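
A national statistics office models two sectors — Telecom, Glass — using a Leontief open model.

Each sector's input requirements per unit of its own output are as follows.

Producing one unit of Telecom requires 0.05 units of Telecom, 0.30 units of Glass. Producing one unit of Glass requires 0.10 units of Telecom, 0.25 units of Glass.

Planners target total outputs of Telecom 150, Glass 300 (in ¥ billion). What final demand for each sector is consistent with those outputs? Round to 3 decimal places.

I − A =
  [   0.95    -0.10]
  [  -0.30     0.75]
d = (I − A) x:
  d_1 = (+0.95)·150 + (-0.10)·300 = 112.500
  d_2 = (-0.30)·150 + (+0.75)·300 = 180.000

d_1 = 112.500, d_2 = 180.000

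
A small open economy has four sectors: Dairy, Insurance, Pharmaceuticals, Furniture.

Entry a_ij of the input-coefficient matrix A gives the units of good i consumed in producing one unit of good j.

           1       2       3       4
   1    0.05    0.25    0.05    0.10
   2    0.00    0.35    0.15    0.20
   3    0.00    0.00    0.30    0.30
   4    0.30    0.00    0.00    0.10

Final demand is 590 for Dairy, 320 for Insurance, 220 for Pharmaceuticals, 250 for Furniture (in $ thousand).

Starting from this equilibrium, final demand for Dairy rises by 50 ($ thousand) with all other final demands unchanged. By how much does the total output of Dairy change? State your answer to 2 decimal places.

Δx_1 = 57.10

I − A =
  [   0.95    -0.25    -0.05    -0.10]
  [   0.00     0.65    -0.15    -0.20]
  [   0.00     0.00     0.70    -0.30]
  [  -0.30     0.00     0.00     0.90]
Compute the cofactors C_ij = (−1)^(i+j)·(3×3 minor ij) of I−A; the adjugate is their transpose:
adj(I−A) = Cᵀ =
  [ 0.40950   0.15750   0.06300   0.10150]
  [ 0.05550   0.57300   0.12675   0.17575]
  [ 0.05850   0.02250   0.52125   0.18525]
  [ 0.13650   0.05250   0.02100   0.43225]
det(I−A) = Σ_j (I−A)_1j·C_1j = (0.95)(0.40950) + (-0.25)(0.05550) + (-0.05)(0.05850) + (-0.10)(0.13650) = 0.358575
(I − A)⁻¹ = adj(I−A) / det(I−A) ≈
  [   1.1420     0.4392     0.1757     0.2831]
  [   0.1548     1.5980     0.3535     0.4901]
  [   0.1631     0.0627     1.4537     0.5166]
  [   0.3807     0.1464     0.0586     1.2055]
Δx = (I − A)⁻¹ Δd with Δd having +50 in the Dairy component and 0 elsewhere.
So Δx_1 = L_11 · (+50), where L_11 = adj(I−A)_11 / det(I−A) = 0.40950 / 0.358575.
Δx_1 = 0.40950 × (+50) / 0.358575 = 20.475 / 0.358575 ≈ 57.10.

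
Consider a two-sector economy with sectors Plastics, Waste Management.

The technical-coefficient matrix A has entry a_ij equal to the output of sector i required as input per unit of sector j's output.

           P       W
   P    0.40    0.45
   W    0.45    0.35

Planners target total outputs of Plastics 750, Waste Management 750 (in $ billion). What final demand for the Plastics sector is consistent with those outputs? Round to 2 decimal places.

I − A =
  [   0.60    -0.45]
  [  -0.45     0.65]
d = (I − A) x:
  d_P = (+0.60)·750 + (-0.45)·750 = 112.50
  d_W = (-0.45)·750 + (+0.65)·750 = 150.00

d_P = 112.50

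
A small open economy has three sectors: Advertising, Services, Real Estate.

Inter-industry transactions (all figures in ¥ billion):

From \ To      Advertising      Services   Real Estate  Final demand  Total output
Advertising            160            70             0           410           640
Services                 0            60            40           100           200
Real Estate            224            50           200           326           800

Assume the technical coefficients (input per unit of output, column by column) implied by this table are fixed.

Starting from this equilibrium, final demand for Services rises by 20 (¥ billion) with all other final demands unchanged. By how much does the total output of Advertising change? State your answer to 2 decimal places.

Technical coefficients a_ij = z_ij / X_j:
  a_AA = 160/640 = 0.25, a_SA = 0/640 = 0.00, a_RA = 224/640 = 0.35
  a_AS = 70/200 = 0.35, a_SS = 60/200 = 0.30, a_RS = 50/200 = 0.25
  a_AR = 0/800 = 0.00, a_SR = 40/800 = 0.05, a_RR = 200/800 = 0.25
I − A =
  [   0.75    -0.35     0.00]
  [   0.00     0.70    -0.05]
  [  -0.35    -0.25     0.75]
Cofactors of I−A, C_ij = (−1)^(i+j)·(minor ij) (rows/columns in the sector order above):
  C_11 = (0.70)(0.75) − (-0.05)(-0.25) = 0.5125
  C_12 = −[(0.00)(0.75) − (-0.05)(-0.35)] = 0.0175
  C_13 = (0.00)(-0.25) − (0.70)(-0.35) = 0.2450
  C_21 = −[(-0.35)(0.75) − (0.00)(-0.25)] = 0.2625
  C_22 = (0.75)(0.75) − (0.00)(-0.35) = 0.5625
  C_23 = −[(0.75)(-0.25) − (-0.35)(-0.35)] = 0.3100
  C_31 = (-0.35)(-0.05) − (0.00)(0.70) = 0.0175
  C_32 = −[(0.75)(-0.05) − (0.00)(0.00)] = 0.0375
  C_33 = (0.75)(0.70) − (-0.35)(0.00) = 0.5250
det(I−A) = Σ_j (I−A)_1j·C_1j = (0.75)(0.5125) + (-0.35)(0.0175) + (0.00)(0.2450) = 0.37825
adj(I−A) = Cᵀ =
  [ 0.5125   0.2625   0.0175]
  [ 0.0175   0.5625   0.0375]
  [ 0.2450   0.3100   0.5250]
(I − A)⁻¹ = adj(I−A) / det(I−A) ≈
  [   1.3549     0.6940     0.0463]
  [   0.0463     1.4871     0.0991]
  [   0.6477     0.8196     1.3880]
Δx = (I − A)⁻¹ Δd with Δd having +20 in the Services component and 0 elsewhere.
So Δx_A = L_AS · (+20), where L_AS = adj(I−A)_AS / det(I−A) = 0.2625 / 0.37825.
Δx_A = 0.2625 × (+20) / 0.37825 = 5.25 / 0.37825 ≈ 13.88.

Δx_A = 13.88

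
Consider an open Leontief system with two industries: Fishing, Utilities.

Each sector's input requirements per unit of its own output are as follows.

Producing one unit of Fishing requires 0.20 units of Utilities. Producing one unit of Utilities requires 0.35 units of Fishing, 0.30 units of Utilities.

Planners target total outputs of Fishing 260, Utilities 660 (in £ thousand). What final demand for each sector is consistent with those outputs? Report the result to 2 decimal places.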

.....

The records above should be printed in full, exactly as they appear.

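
A national statistics office models two sectors — Telecom, Glass — using a Leontief open model.

Each sector's input requirements per unit of its own output are as follows.

Producing one unit of Telecom requires 0.05 units of Telecom, 0.30 units of Glass. Producing one unit of Glass requires 0.10 units of Telecom, 0.25 units of Glass.

Planners target total outputs of Telecom 150, Glass 300 (in ¥ billion). What final demand for each sector is consistent with those outputs? Round to 3 decimal places.

I − A =
  [   0.95    -0.10]
  [  -0.30     0.75]
d = (I − A) x:
  d_1 = (+0.95)·150 + (-0.10)·300 = 112.500
  d_2 = (-0.30)·150 + (+0.75)·300 = 180.000

d_1 = 112.500, d_2 = 180.000

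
A small open economy has four sectors: Dairy, Insurance, Pharmaceuticals, Furniture.

Entry a_ij of the input-coefficient matrix A gives the units of good i consumed in producing one unit of good j.

           1       2       3       4
   1    0.05    0.25    0.05    0.10
   2    0.00    0.35    0.15    0.20
   3    0.00    0.00    0.30    0.30
   4    0.30    0.00    0.00    0.10

Final demand is 590 for Dairy, 320 for Insurance, 220 for Pharmaceuticals, 250 for Furniture (in $ thousand).

Starting from this equilibrium, final demand for Dairy rises by 50 ($ thousand) with all other final demands unchanged. By how much does the total output of Dairy change? State your answer to 2 decimal places.

Δx_1 = 57.10

I − A =
  [   0.95    -0.25    -0.05    -0.10]
  [   0.00     0.65    -0.15    -0.20]
  [   0.00     0.00     0.70    -0.30]
  [  -0.30     0.00     0.00     0.90]
Compute the cofactors C_ij = (−1)^(i+j)·(3×3 minor ij) of I−A; the adjugate is their transpose:
adj(I−A) = Cᵀ =
  [ 0.40950   0.15750   0.06300   0.10150]
  [ 0.05550   0.57300   0.12675   0.17575]
  [ 0.05850   0.02250   0.52125   0.18525]
  [ 0.13650   0.05250   0.02100   0.43225]
det(I−A) = Σ_j (I−A)_1j·C_1j = (0.95)(0.40950) + (-0.25)(0.05550) + (-0.05)(0.05850) + (-0.10)(0.13650) = 0.358575
(I − A)⁻¹ = adj(I−A) / det(I−A) ≈
  [   1.1420     0.4392     0.1757     0.2831]
  [   0.1548     1.5980     0.3535     0.4901]
  [   0.1631     0.0627     1.4537     0.5166]
  [   0.3807     0.1464     0.0586     1.2055]
Δx = (I − A)⁻¹ Δd with Δd having +50 in the Dairy component and 0 elsewhere.
So Δx_1 = L_11 · (+50), where L_11 = adj(I−A)_11 / det(I−A) = 0.40950 / 0.358575.
Δx_1 = 0.40950 × (+50) / 0.358575 = 20.475 / 0.358575 ≈ 57.10.

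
Consider a two-sector economy with sectors Plastics, Waste Management.

The technical-coefficient matrix A has entry a_ij equal to the output of sector i required as input per unit of sector j's output.

           P       W
   P    0.40    0.45
   W    0.45    0.35

Planners target total outputs of Plastics 750, Waste Management 750 (in $ billion). What final demand for the Plastics sector is consistent with those outputs? Round to 2 decimal places.

I − A =
  [   0.60    -0.45]
  [  -0.45     0.65]
d = (I − A) x:
  d_P = (+0.60)·750 + (-0.45)·750 = 112.50
  d_W = (-0.45)·750 + (+0.65)·750 = 150.00

d_P = 112.50

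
A small open economy has three sectors: Advertising, Services, Real Estate.

Inter-industry transactions (all figures in ¥ billion):

From \ To      Advertising      Services   Real Estate  Final demand  Total output
Advertising            160            70             0           410           640
Services                 0            60            40           100           200
Real Estate            224            50           200           326           800

Assume the technical coefficients (input per unit of output, column by column) implied by this table are fixed.

Starting from this equilibrium, final demand for Services rises by 20 (¥ billion) with all other final demands unchanged. By how much does the total output of Advertising change? State your answer to 2 decimal places.

Technical coefficients a_ij = z_ij / X_j:
  a_AA = 160/640 = 0.25, a_SA = 0/640 = 0.00, a_RA = 224/640 = 0.35
  a_AS = 70/200 = 0.35, a_SS = 60/200 = 0.30, a_RS = 50/200 = 0.25
  a_AR = 0/800 = 0.00, a_SR = 40/800 = 0.05, a_RR = 200/800 = 0.25
I − A =
  [   0.75    -0.35     0.00]
  [   0.00     0.70    -0.05]
  [  -0.35    -0.25     0.75]
Cofactors of I−A, C_ij = (−1)^(i+j)·(minor ij) (rows/columns in the sector order above):
  C_11 = (0.70)(0.75) − (-0.05)(-0.25) = 0.5125
  C_12 = −[(0.00)(0.75) − (-0.05)(-0.35)] = 0.0175
  C_13 = (0.00)(-0.25) − (0.70)(-0.35) = 0.2450
  C_21 = −[(-0.35)(0.75) − (0.00)(-0.25)] = 0.2625
  C_22 = (0.75)(0.75) − (0.00)(-0.35) = 0.5625
  C_23 = −[(0.75)(-0.25) − (-0.35)(-0.35)] = 0.3100
  C_31 = (-0.35)(-0.05) − (0.00)(0.70) = 0.0175
  C_32 = −[(0.75)(-0.05) − (0.00)(0.00)] = 0.0375
  C_33 = (0.75)(0.70) − (-0.35)(0.00) = 0.5250
det(I−A) = Σ_j (I−A)_1j·C_1j = (0.75)(0.5125) + (-0.35)(0.0175) + (0.00)(0.2450) = 0.37825
adj(I−A) = Cᵀ =
  [ 0.5125   0.2625   0.0175]
  [ 0.0175   0.5625   0.0375]
  [ 0.2450   0.3100   0.5250]
(I − A)⁻¹ = adj(I−A) / det(I−A) ≈
  [   1.3549     0.6940     0.0463]
  [   0.0463     1.4871     0.0991]
  [   0.6477     0.8196     1.3880]
Δx = (I − A)⁻¹ Δd with Δd having +20 in the Services component and 0 elsewhere.
So Δx_A = L_AS · (+20), where L_AS = adj(I−A)_AS / det(I−A) = 0.2625 / 0.37825.
Δx_A = 0.2625 × (+20) / 0.37825 = 5.25 / 0.37825 ≈ 13.88.

Δx_A = 13.88

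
Consider an open Leontief system with two industries: Fishing, Utilities.

Each sector's input requirements per unit of its own output are as follows.

Producing one unit of Fishing requires 0.20 units of Utilities. Producing one unit of Utilities requires 0.35 units of Fishing, 0.30 units of Utilities.

Planners target total outputs of Fishing 260, Utilities 660 (in £ thousand). What final demand for each sector is consistent with those outputs? Report the result to 2 decimal places.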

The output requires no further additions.